### What is needed
Exactly as they appear below, repeat the lines from the one with "Iteratively Factor: r^5" through the one with "(y^2 - 5*y - 6)/(y^2", and no others.

(Data excerpts)
........

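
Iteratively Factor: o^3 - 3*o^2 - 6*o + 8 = (o - 1)*(o^2 - 2*o - 8) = (o - 1)*(o + 2)*(o - 4)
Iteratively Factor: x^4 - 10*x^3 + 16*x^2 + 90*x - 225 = (x + 3)*(x^3 - 13*x^2 + 55*x - 75) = (x - 5)*(x + 3)*(x^2 - 8*x + 15) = (x - 5)*(x - 3)*(x + 3)*(x - 5)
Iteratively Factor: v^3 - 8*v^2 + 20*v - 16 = (v - 2)*(v^2 - 6*v + 8) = (v - 2)^2*(v - 4)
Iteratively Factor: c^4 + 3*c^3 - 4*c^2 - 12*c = (c + 2)*(c^3 + c^2 - 6*c) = (c - 2)*(c + 2)*(c^2 + 3*c) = c*(c - 2)*(c + 2)*(c + 3)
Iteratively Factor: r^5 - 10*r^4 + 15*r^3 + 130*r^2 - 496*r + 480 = (r - 4)*(r^4 - 6*r^3 - 9*r^2 + 94*r - 120) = (r - 4)*(r - 3)*(r^3 - 3*r^2 - 18*r + 40) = (r - 4)*(r - 3)*(r + 4)*(r^2 - 7*r + 10) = (r - 4)*(r - 3)*(r - 2)*(r + 4)*(r - 5)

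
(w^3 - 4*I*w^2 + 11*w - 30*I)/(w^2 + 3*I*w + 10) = (w^2 - 2*I*w + 15)/(w + 5*I)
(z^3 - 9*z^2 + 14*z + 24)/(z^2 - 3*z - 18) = (z^2 - 3*z - 4)/(z + 3)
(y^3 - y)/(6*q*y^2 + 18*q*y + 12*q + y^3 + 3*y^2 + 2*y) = y*(y - 1)/(6*q*y + 12*q + y^2 + 2*y)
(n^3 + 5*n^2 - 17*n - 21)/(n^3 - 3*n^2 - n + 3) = (n + 7)/(n - 1)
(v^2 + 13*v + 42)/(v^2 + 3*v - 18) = (v + 7)/(v - 3)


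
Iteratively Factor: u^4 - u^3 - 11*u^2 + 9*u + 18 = (u - 3)*(u^3 + 2*u^2 - 5*u - 6) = (u - 3)*(u + 1)*(u^2 + u - 6) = (u - 3)*(u - 2)*(u + 1)*(u + 3)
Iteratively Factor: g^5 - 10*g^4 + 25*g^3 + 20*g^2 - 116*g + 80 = (g - 4)*(g^4 - 6*g^3 + g^2 + 24*g - 20) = (g - 4)*(g - 1)*(g^3 - 5*g^2 - 4*g + 20) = (g - 4)*(g - 2)*(g - 1)*(g^2 - 3*g - 10) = (g - 4)*(g - 2)*(g - 1)*(g + 2)*(g - 5)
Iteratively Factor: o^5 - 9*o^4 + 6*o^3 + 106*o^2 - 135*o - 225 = (o - 3)*(o^4 - 6*o^3 - 12*o^2 + 70*o + 75) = (o - 3)*(o + 3)*(o^3 - 9*o^2 + 15*o + 25) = (o - 3)*(o + 1)*(o + 3)*(o^2 - 10*o + 25) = (o - 5)*(o - 3)*(o + 1)*(o + 3)*(o - 5)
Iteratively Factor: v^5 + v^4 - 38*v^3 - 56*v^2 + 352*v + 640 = (v - 5)*(v^4 + 6*v^3 - 8*v^2 - 96*v - 128) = (v - 5)*(v + 4)*(v^3 + 2*v^2 - 16*v - 32) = (v - 5)*(v + 4)^2*(v^2 - 2*v - 8) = (v - 5)*(v + 2)*(v + 4)^2*(v - 4)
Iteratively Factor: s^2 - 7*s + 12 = (s - 3)*(s - 4)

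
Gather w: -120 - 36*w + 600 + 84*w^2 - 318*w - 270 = 84*w^2 - 354*w + 210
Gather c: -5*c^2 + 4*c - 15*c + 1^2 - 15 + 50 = -5*c^2 - 11*c + 36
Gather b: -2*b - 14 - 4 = -2*b - 18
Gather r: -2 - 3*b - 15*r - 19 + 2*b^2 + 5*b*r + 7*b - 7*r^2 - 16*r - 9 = 2*b^2 + 4*b - 7*r^2 + r*(5*b - 31) - 30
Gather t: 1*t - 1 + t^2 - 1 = t^2 + t - 2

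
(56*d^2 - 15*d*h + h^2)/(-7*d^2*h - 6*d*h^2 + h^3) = (-8*d + h)/(h*(d + h))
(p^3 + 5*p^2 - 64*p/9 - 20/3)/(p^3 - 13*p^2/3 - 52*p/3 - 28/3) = (p^2 + 13*p/3 - 10)/(p^2 - 5*p - 14)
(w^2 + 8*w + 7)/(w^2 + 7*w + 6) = (w + 7)/(w + 6)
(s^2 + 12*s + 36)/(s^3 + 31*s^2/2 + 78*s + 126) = 2/(2*s + 7)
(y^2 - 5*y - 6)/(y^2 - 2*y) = (y^2 - 5*y - 6)/(y*(y - 2))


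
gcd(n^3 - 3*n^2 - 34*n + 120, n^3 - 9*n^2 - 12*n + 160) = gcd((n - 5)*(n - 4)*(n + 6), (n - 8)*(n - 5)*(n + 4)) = n - 5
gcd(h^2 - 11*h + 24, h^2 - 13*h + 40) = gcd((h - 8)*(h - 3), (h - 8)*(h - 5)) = h - 8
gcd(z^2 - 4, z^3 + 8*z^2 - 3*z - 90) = 1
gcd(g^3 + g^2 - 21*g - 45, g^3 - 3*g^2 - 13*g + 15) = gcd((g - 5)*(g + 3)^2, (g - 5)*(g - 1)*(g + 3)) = g^2 - 2*g - 15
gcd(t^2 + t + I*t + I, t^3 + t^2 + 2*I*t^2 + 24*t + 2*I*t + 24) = t + 1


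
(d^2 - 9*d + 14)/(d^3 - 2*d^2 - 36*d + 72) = (d - 7)/(d^2 - 36)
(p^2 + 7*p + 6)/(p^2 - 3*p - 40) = (p^2 + 7*p + 6)/(p^2 - 3*p - 40)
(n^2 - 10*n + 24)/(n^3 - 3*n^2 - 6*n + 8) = (n - 6)/(n^2 + n - 2)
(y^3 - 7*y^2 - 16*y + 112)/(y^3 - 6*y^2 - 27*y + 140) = (y + 4)/(y + 5)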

........

### Result for this exercise
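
Iteratively Factor: r^5 - 10*r^4 + 15*r^3 + 130*r^2 - 496*r + 480 = (r - 4)*(r^4 - 6*r^3 - 9*r^2 + 94*r - 120) = (r - 4)*(r - 3)*(r^3 - 3*r^2 - 18*r + 40) = (r - 4)*(r - 3)*(r + 4)*(r^2 - 7*r + 10) = (r - 4)*(r - 3)*(r - 2)*(r + 4)*(r - 5)

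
(w^3 - 4*I*w^2 + 11*w - 30*I)/(w^2 + 3*I*w + 10) = (w^2 - 2*I*w + 15)/(w + 5*I)
(z^3 - 9*z^2 + 14*z + 24)/(z^2 - 3*z - 18) = (z^2 - 3*z - 4)/(z + 3)
(y^3 - y)/(6*q*y^2 + 18*q*y + 12*q + y^3 + 3*y^2 + 2*y) = y*(y - 1)/(6*q*y + 12*q + y^2 + 2*y)
(n^3 + 5*n^2 - 17*n - 21)/(n^3 - 3*n^2 - n + 3) = (n + 7)/(n - 1)
(v^2 + 13*v + 42)/(v^2 + 3*v - 18) = (v + 7)/(v - 3)


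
Iteratively Factor: u^4 - u^3 - 11*u^2 + 9*u + 18 = (u - 3)*(u^3 + 2*u^2 - 5*u - 6) = (u - 3)*(u + 1)*(u^2 + u - 6) = (u - 3)*(u - 2)*(u + 1)*(u + 3)
Iteratively Factor: g^5 - 10*g^4 + 25*g^3 + 20*g^2 - 116*g + 80 = (g - 4)*(g^4 - 6*g^3 + g^2 + 24*g - 20) = (g - 4)*(g - 1)*(g^3 - 5*g^2 - 4*g + 20) = (g - 4)*(g - 2)*(g - 1)*(g^2 - 3*g - 10) = (g - 4)*(g - 2)*(g - 1)*(g + 2)*(g - 5)
Iteratively Factor: o^5 - 9*o^4 + 6*o^3 + 106*o^2 - 135*o - 225 = (o - 3)*(o^4 - 6*o^3 - 12*o^2 + 70*o + 75) = (o - 3)*(o + 3)*(o^3 - 9*o^2 + 15*o + 25) = (o - 3)*(o + 1)*(o + 3)*(o^2 - 10*o + 25) = (o - 5)*(o - 3)*(o + 1)*(o + 3)*(o - 5)
Iteratively Factor: v^5 + v^4 - 38*v^3 - 56*v^2 + 352*v + 640 = (v - 5)*(v^4 + 6*v^3 - 8*v^2 - 96*v - 128) = (v - 5)*(v + 4)*(v^3 + 2*v^2 - 16*v - 32) = (v - 5)*(v + 4)^2*(v^2 - 2*v - 8) = (v - 5)*(v + 2)*(v + 4)^2*(v - 4)
Iteratively Factor: s^2 - 7*s + 12 = (s - 3)*(s - 4)

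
Gather w: -120 - 36*w + 600 + 84*w^2 - 318*w - 270 = 84*w^2 - 354*w + 210
Gather c: -5*c^2 + 4*c - 15*c + 1^2 - 15 + 50 = -5*c^2 - 11*c + 36
Gather b: -2*b - 14 - 4 = -2*b - 18
Gather r: -2 - 3*b - 15*r - 19 + 2*b^2 + 5*b*r + 7*b - 7*r^2 - 16*r - 9 = 2*b^2 + 4*b - 7*r^2 + r*(5*b - 31) - 30
Gather t: 1*t - 1 + t^2 - 1 = t^2 + t - 2

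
(56*d^2 - 15*d*h + h^2)/(-7*d^2*h - 6*d*h^2 + h^3) = (-8*d + h)/(h*(d + h))
(p^3 + 5*p^2 - 64*p/9 - 20/3)/(p^3 - 13*p^2/3 - 52*p/3 - 28/3) = (p^2 + 13*p/3 - 10)/(p^2 - 5*p - 14)
(w^2 + 8*w + 7)/(w^2 + 7*w + 6) = (w + 7)/(w + 6)
(s^2 + 12*s + 36)/(s^3 + 31*s^2/2 + 78*s + 126) = 2/(2*s + 7)
(y^2 - 5*y - 6)/(y^2 - 2*y) = (y^2 - 5*y - 6)/(y*(y - 2))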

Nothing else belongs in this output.